§ **Collected data entries**
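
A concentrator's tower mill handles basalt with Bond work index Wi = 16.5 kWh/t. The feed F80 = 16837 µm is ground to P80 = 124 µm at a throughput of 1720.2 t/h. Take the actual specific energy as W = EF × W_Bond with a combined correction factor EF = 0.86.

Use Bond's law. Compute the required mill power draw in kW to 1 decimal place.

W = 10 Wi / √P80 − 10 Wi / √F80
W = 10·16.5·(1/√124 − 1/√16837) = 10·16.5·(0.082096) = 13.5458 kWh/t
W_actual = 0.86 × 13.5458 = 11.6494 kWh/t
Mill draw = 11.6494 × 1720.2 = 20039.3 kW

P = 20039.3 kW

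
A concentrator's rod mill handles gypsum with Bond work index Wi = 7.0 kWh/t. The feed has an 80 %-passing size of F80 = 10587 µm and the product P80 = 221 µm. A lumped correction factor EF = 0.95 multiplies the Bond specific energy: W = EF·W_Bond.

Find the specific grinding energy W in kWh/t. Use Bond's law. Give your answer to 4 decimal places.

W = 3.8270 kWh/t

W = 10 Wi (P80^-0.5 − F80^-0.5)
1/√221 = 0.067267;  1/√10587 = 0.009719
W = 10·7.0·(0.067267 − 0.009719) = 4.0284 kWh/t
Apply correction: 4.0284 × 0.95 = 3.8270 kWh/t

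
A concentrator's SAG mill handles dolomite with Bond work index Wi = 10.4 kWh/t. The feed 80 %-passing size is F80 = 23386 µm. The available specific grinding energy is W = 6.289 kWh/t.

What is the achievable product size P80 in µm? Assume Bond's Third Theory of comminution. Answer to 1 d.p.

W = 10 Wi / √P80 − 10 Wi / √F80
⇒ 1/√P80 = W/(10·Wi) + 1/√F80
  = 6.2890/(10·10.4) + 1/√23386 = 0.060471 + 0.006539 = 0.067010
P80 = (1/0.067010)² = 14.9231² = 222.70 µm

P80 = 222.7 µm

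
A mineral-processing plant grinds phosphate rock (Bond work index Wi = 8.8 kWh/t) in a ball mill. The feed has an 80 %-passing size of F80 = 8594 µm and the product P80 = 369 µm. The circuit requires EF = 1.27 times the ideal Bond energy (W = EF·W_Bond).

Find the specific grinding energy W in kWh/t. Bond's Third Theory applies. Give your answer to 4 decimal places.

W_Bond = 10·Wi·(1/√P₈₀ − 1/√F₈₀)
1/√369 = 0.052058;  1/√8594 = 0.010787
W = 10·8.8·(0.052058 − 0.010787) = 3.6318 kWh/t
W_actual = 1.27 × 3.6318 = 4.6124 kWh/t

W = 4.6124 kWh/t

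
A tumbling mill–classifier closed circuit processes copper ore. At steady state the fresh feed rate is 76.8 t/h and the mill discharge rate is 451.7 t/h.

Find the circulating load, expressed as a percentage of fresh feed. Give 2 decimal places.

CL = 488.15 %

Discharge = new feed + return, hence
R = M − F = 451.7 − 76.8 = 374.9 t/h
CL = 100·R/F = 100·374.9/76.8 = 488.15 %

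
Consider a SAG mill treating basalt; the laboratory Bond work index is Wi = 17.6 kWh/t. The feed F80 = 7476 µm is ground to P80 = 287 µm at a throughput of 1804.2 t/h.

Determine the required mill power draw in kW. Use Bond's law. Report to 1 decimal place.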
* * *
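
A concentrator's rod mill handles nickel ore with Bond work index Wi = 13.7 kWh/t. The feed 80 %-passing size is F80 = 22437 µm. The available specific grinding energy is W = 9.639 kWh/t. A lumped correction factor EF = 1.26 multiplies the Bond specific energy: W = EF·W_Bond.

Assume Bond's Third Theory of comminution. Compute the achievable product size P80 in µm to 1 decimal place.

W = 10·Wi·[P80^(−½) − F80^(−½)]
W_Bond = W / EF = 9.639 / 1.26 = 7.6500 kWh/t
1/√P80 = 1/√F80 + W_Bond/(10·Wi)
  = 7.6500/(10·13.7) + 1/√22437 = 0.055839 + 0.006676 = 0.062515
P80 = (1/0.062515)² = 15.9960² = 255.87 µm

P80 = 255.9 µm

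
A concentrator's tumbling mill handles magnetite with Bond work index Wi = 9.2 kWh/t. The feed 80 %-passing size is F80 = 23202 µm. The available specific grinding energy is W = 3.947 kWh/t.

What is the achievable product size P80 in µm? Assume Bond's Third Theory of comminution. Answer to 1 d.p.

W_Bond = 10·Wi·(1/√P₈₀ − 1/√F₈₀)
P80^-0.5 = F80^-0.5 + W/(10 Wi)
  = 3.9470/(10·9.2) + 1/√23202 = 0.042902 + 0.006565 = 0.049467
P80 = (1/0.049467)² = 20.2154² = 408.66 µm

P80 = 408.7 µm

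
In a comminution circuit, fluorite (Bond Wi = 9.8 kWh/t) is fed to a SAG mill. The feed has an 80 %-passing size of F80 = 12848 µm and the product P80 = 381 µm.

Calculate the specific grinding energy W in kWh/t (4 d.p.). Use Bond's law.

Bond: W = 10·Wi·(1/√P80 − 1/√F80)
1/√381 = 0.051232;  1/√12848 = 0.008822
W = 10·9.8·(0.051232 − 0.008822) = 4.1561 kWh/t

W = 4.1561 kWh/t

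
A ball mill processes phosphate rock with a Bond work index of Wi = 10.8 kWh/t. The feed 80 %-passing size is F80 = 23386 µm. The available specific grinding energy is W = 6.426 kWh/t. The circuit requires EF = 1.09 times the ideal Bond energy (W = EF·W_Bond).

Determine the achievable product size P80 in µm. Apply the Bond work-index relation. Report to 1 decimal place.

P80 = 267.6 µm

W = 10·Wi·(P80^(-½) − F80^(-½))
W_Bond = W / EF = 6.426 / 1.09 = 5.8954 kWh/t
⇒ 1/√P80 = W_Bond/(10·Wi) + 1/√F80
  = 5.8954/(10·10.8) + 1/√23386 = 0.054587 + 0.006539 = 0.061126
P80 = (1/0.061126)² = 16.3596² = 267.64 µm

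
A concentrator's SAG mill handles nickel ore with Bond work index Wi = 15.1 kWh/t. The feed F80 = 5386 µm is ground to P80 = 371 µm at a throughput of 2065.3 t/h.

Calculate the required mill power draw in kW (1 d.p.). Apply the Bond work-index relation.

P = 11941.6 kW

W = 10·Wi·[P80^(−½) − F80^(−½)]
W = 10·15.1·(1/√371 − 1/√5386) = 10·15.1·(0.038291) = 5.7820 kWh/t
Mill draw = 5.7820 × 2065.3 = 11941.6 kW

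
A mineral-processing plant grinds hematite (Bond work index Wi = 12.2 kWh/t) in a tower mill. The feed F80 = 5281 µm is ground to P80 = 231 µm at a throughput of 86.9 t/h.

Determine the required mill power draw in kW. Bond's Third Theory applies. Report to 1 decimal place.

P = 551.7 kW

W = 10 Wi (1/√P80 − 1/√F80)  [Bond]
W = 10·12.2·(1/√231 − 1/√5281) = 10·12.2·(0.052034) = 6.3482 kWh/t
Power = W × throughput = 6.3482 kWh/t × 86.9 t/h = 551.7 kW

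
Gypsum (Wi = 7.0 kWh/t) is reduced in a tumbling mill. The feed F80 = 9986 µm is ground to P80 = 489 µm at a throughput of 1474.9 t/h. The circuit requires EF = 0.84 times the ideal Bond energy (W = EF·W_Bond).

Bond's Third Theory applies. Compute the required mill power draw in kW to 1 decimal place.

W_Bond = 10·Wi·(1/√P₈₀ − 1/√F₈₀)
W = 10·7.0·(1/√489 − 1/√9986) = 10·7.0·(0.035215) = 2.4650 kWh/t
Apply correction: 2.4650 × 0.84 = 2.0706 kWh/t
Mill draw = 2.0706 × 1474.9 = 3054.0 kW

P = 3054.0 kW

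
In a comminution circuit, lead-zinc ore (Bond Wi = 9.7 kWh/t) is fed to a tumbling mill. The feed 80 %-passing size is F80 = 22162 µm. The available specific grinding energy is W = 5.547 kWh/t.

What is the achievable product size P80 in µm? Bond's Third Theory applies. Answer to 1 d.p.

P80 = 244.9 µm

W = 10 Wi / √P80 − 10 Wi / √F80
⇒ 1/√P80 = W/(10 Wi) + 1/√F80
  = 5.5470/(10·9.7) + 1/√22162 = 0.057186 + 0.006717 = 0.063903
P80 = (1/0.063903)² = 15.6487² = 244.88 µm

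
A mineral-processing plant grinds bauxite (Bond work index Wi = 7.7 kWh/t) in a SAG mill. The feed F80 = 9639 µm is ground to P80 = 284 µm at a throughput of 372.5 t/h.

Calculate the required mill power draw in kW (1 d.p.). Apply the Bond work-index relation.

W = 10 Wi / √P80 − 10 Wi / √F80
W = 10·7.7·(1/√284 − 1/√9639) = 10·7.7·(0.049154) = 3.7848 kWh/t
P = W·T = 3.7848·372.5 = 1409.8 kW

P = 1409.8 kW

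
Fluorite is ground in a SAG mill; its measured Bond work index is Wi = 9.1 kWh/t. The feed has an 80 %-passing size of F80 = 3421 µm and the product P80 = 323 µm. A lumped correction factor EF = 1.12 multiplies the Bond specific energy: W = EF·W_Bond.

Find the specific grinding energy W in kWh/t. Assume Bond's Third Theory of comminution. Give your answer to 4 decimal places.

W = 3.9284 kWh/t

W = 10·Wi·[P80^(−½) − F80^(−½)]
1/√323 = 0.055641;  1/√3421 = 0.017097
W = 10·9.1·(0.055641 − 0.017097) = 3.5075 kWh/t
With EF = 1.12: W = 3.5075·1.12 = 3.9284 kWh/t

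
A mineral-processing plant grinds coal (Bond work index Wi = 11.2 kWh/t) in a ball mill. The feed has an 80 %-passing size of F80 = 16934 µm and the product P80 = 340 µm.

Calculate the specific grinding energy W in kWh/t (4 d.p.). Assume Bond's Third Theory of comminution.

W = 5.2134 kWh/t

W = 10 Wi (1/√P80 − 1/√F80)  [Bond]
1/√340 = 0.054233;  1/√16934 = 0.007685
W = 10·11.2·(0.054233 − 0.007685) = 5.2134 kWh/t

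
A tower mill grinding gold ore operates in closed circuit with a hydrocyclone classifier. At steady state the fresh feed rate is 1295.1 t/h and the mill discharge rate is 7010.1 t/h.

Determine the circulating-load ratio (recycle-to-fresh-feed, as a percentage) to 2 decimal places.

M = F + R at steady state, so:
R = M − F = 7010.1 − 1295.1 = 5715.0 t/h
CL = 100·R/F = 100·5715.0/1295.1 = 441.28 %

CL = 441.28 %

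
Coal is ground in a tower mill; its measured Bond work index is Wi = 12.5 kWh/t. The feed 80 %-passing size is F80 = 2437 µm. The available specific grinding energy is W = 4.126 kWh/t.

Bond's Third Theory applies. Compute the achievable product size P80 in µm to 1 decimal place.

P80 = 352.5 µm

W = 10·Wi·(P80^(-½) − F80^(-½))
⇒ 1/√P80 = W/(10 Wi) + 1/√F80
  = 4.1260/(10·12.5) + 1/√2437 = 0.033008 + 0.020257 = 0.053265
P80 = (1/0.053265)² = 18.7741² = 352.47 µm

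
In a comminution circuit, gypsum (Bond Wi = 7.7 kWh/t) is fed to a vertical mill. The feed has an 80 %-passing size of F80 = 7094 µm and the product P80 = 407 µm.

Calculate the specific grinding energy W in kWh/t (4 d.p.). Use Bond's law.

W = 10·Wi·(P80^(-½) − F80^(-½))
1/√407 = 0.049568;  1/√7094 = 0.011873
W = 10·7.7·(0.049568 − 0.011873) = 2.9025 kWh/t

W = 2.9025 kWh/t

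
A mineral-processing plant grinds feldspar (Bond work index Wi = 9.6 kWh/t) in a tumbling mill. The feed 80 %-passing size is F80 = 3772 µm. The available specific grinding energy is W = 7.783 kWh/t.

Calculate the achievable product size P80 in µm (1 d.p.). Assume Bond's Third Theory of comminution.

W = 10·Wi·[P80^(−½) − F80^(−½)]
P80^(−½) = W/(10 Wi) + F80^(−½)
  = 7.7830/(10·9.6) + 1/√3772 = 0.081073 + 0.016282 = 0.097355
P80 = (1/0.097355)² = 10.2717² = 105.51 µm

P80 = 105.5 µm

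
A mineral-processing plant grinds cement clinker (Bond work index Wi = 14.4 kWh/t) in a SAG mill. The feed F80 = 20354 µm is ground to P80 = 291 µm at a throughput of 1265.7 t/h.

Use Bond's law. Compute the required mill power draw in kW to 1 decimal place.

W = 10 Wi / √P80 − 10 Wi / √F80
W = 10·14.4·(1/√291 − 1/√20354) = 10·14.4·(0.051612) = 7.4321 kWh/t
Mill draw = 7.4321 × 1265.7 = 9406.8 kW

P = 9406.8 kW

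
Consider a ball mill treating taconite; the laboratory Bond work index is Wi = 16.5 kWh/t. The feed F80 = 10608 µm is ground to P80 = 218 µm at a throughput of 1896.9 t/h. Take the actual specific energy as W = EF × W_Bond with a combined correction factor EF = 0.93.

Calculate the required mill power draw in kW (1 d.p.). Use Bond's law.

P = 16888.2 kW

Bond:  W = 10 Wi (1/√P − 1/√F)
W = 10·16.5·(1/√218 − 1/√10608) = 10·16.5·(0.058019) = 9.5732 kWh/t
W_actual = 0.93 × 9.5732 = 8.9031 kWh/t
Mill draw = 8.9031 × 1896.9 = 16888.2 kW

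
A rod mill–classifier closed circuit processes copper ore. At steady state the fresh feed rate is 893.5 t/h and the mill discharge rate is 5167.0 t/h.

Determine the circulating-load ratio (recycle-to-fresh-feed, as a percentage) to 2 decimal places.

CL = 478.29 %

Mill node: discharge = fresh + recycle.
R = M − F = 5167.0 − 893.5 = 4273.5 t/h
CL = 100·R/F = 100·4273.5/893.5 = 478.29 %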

§ **WHAT THIS TASK INVOLVES**
In the records above, find each line that mentions the string "nickel", then copy it.

§ **OUTPUT FOR THIS TASK**
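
A concentrator's rod mill handles nickel ore with Bond work index Wi = 13.7 kWh/t. The feed 80 %-passing size is F80 = 22437 µm. The available specific grinding energy is W = 9.639 kWh/t. A lumped correction factor EF = 1.26 multiplies the Bond specific energy: W = EF·W_Bond.
A concentrator's SAG mill handles nickel ore with Bond work index Wi = 15.1 kWh/t. The feed F80 = 5386 µm is ground to P80 = 371 µm at a throughput of 2065.3 t/h.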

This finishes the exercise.